##### AVAILABLE RECORDS #####

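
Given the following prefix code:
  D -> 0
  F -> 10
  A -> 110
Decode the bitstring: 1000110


Decoding step by step:
Bits 10 -> F
Bits 0 -> D
Bits 0 -> D
Bits 110 -> A


Decoded message: FDDA


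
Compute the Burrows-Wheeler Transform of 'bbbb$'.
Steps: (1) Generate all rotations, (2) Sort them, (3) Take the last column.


Rotations (sorted):
  0: $bbbb -> last char: b
  1: b$bbb -> last char: b
  2: bb$bb -> last char: b
  3: bbb$b -> last char: b
  4: bbbb$ -> last char: $


BWT = bbbb$


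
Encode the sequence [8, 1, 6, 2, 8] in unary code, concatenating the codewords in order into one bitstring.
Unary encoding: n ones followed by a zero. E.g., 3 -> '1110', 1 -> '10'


Encode each number as n ones followed by a terminating 0:
  8 -> 111111110 (9 bits)
  1 -> 10 (2 bits)
  6 -> 1111110 (7 bits)
  2 -> 110 (3 bits)
  8 -> 111111110 (9 bits)
Total length = 9 + 2 + 7 + 3 + 9 = 30 bits.

Unary([8, 1, 6, 2, 8]) = 111111110101111110110111111110 (30 bits)


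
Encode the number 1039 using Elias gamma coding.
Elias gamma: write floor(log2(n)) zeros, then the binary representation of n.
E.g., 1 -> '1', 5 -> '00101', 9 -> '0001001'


num_bits = floor(log2(1039)) + 1 = 11
leading_zeros = num_bits - 1 = 10
binary(1039) = 10000001111

Elias gamma(1039) = '0000000000' + '10000001111' = 000000000010000001111 (21 bits)


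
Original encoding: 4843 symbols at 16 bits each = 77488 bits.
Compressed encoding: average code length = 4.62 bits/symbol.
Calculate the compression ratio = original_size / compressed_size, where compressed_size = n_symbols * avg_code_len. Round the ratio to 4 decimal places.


original_size = n_symbols * orig_bits = 4843 * 16 = 77488 bits
compressed_size = n_symbols * avg_code_len = 4843 * 4.62 = 22374.66 bits
ratio = original_size / compressed_size = 77488 / 22374.66 = 3.4632

Compression ratio = 3.4632


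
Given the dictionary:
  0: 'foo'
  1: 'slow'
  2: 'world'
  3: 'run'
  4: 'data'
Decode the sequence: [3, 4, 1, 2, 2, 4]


Look up each index in the dictionary:
  3 -> 'run'
  4 -> 'data'
  1 -> 'slow'
  2 -> 'world'
  2 -> 'world'
  4 -> 'data'

Decoded: "run data slow world world data"


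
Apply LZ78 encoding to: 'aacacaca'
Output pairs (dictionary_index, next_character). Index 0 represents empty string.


LZ78 encoding steps:
Dictionary: {0: ''}
Step 1: w='' (idx 0), next='a' -> output (0, 'a'), add 'a' as idx 1
Step 2: w='a' (idx 1), next='c' -> output (1, 'c'), add 'ac' as idx 2
Step 3: w='ac' (idx 2), next='a' -> output (2, 'a'), add 'aca' as idx 3
Step 4: w='' (idx 0), next='c' -> output (0, 'c'), add 'c' as idx 4
Step 5: w='a' (idx 1), end of input -> output (1, '')


Encoded: [(0, 'a'), (1, 'c'), (2, 'a'), (0, 'c'), (1, '')]


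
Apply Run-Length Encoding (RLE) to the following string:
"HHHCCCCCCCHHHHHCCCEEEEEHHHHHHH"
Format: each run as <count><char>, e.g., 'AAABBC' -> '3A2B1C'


Scanning runs left to right:
  i=0: run of 'H' x 3 -> '3H'
  i=3: run of 'C' x 7 -> '7C'
  i=10: run of 'H' x 5 -> '5H'
  i=15: run of 'C' x 3 -> '3C'
  i=18: run of 'E' x 5 -> '5E'
  i=23: run of 'H' x 7 -> '7H'

RLE = 3H7C5H3C5E7H


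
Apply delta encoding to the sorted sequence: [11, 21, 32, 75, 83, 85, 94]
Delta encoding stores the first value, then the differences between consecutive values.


First value: 11
Deltas:
  21 - 11 = 10
  32 - 21 = 11
  75 - 32 = 43
  83 - 75 = 8
  85 - 83 = 2
  94 - 85 = 9


Delta encoded: [11, 10, 11, 43, 8, 2, 9]


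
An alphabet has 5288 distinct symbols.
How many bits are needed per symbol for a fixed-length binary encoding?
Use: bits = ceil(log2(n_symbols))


log2(5288) = 12.3685
Bracket: 2^12 = 4096 < 5288 <= 2^13 = 8192
So ceil(log2(5288)) = 13

bits = ceil(log2(5288)) = ceil(12.3685) = 13 bits


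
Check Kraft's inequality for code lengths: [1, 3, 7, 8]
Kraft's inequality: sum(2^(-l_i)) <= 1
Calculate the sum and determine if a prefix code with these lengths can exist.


Sum = 2^(-1) + 2^(-3) + 2^(-7) + 2^(-8)
    = 0.5 + 0.125 + 0.0078125 + 0.00390625
    = 163/256 = 0.63671875
Since 0.63671875 <= 1, Kraft's inequality IS satisfied.
A prefix code with these lengths CAN exist.

Kraft sum = 0.63671875. Satisfied.


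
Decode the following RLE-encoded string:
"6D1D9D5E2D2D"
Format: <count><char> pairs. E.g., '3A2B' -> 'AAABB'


Expanding each <count><char> pair:
  6D -> 'DDDDDD'
  1D -> 'D'
  9D -> 'DDDDDDDDD'
  5E -> 'EEEEE'
  2D -> 'DD'
  2D -> 'DD'

Decoded = DDDDDDDDDDDDDDDDEEEEEDDDD


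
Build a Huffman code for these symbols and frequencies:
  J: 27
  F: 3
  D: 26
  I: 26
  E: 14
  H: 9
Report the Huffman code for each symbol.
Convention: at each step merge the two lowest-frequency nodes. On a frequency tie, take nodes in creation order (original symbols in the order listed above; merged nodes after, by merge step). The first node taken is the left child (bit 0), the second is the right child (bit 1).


Huffman tree construction:
Step 1: Merge F(3) + H(9) = 12
Step 2: Merge (F+H)(12) + E(14) = 26
Step 3: Merge D(26) + I(26) = 52
Step 4: Merge ((F+H)+E)(26) + J(27) = 53
Step 5: Merge (D+I)(52) + (((F+H)+E)+J)(53) = 105
Read each symbol's code off the tree from the root (left child = 0, right child = 1).

Codes:
  J: 11 (length 2)
  F: 1000 (length 4)
  D: 00 (length 2)
  I: 01 (length 2)
  E: 101 (length 3)
  H: 1001 (length 4)
Average code length: 248/105 = 2.3619 bits/symbol


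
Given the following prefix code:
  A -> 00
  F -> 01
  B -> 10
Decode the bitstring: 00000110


Decoding step by step:
Bits 00 -> A
Bits 00 -> A
Bits 01 -> F
Bits 10 -> B


Decoded message: AAFB


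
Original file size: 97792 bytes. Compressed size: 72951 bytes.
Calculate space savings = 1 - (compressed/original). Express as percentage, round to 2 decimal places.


ratio = compressed/original = 72951/97792 = 0.745981
savings = 1 - ratio = 1 - 0.745981 = 0.254019
as a percentage: 0.254019 * 100 = 25.4%

Space savings = 1 - 72951/97792 = 25.4%


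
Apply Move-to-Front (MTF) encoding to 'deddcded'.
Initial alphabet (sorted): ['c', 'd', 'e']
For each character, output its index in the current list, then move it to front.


MTF encoding:
'd': index 1 in ['c', 'd', 'e'] -> ['d', 'c', 'e']
'e': index 2 in ['d', 'c', 'e'] -> ['e', 'd', 'c']
'd': index 1 in ['e', 'd', 'c'] -> ['d', 'e', 'c']
'd': index 0 in ['d', 'e', 'c'] -> ['d', 'e', 'c']
'c': index 2 in ['d', 'e', 'c'] -> ['c', 'd', 'e']
'd': index 1 in ['c', 'd', 'e'] -> ['d', 'c', 'e']
'e': index 2 in ['d', 'c', 'e'] -> ['e', 'd', 'c']
'd': index 1 in ['e', 'd', 'c'] -> ['d', 'e', 'c']


Output: [1, 2, 1, 0, 2, 1, 2, 1]


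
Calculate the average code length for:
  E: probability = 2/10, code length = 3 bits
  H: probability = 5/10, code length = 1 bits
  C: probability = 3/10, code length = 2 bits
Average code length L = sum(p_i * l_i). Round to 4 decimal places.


Weighted contributions p_i * l_i:
  E: (2/10) * 3 = 6/10
  H: (5/10) * 1 = 5/10
  C: (3/10) * 2 = 6/10
Sum = (6 + 5 + 6)/10 = 17/10

L = 17/10 = 1.7000 bits/symbol


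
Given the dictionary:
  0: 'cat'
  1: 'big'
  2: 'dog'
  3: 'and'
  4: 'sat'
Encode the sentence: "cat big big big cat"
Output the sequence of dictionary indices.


Look up each word in the dictionary:
  'cat' -> 0
  'big' -> 1
  'big' -> 1
  'big' -> 1
  'cat' -> 0

Encoded: [0, 1, 1, 1, 0]


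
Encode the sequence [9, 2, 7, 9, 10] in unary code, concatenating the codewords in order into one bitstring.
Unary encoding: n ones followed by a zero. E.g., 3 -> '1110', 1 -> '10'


Encode each number as n ones followed by a terminating 0:
  9 -> 1111111110 (10 bits)
  2 -> 110 (3 bits)
  7 -> 11111110 (8 bits)
  9 -> 1111111110 (10 bits)
  10 -> 11111111110 (11 bits)
Total length = 10 + 3 + 8 + 10 + 11 = 42 bits.

Unary([9, 2, 7, 9, 10]) = 111111111011011111110111111111011111111110 (42 bits)


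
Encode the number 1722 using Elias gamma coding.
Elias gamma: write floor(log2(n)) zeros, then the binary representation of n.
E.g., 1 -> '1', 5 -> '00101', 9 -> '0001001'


num_bits = floor(log2(1722)) + 1 = 11
leading_zeros = num_bits - 1 = 10
binary(1722) = 11010111010

Elias gamma(1722) = '0000000000' + '11010111010' = 000000000011010111010 (21 bits)


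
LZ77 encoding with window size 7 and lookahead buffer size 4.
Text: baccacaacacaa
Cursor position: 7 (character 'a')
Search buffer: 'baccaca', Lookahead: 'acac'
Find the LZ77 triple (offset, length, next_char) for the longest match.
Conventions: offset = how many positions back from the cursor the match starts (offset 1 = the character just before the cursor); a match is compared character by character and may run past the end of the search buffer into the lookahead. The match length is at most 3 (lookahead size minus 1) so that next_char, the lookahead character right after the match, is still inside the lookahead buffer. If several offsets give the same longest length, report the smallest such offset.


Try each offset into the search buffer:
  offset=1 (pos 6, char 'a'): match length 1
  offset=2 (pos 5, char 'c'): match length 0
  offset=3 (pos 4, char 'a'): match length 3
  offset=4 (pos 3, char 'c'): match length 0
  offset=5 (pos 2, char 'c'): match length 0
  offset=6 (pos 1, char 'a'): match length 2
  offset=7 (pos 0, char 'b'): match length 0
Longest match has length 3 at offset 3.
next_char = character at position 7 + 3 = 10 -> 'c'

Best match: offset=3, length=3 (matching 'aca' starting at position 4)
LZ77 triple: (3, 3, 'c')


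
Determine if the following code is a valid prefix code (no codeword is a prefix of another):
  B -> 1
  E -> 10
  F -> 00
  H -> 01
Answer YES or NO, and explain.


Checking each pair (does one codeword prefix another?):
  B='1' vs E='10': prefix -- VIOLATION

NO -- this is NOT a valid prefix code. B (1) is a prefix of E (10).


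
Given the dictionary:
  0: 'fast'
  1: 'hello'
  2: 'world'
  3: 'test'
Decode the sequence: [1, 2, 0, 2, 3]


Look up each index in the dictionary:
  1 -> 'hello'
  2 -> 'world'
  0 -> 'fast'
  2 -> 'world'
  3 -> 'test'

Decoded: "hello world fast world test"


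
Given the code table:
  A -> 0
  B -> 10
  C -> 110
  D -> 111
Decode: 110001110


Decoding:
110 -> C
0 -> A
0 -> A
111 -> D
0 -> A


Result: CAADA


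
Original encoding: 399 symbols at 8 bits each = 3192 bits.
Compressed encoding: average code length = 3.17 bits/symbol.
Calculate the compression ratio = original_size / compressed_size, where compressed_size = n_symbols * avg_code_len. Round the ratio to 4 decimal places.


original_size = n_symbols * orig_bits = 399 * 8 = 3192 bits
compressed_size = n_symbols * avg_code_len = 399 * 3.17 = 1264.83 bits
ratio = original_size / compressed_size = 3192 / 1264.83 = 2.5237

Compression ratio = 2.5237


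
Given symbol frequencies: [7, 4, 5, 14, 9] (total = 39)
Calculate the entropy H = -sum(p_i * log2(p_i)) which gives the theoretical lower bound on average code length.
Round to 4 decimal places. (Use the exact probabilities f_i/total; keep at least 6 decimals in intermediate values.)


Per-symbol terms -p_i * log2(p_i) with p_i = f_i/39:
  p = 7/39 = 0.179487: log2(p) = -2.478047, -p*log2(p) = 0.444778
  p = 4/39 = 0.102564: log2(p) = -3.285402, -p*log2(p) = 0.336964
  p = 5/39 = 0.128205: log2(p) = -2.963474, -p*log2(p) = 0.379933
  p = 14/39 = 0.358974: log2(p) = -1.478047, -p*log2(p) = 0.530581
  p = 9/39 = 0.230769: log2(p) = -2.115477, -p*log2(p) = 0.488187
H = 0.444778 + 0.336964 + 0.379933 + 0.530581 + 0.488187 = 2.180443

H = 2.1804 bits/symbol


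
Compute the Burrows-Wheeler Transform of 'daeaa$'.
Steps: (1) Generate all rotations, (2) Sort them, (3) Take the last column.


Rotations (sorted):
  0: $daeaa -> last char: a
  1: a$daea -> last char: a
  2: aa$dae -> last char: e
  3: aeaa$d -> last char: d
  4: daeaa$ -> last char: $
  5: eaa$da -> last char: a


BWT = aaed$a


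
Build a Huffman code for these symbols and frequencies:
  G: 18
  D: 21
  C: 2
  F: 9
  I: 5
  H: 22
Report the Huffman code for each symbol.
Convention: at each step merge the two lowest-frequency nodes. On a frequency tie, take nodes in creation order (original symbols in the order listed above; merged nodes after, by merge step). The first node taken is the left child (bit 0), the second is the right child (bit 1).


Huffman tree construction:
Step 1: Merge C(2) + I(5) = 7
Step 2: Merge (C+I)(7) + F(9) = 16
Step 3: Merge ((C+I)+F)(16) + G(18) = 34
Step 4: Merge D(21) + H(22) = 43
Step 5: Merge (((C+I)+F)+G)(34) + (D+H)(43) = 77
Read each symbol's code off the tree from the root (left child = 0, right child = 1).

Codes:
  G: 01 (length 2)
  D: 10 (length 2)
  C: 0000 (length 4)
  F: 001 (length 3)
  I: 0001 (length 4)
  H: 11 (length 2)
Average code length: 177/77 = 2.2987 bits/symbol


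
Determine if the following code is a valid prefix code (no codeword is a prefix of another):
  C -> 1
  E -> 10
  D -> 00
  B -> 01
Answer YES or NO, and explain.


Checking each pair (does one codeword prefix another?):
  C='1' vs E='10': prefix -- VIOLATION

NO -- this is NOT a valid prefix code. C (1) is a prefix of E (10).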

#####

▶ _WHAT IS NEEDED_: Respond with a number only, please: how many lines in this data include the word "probability".

▶ _TASK RESPONSE_: 3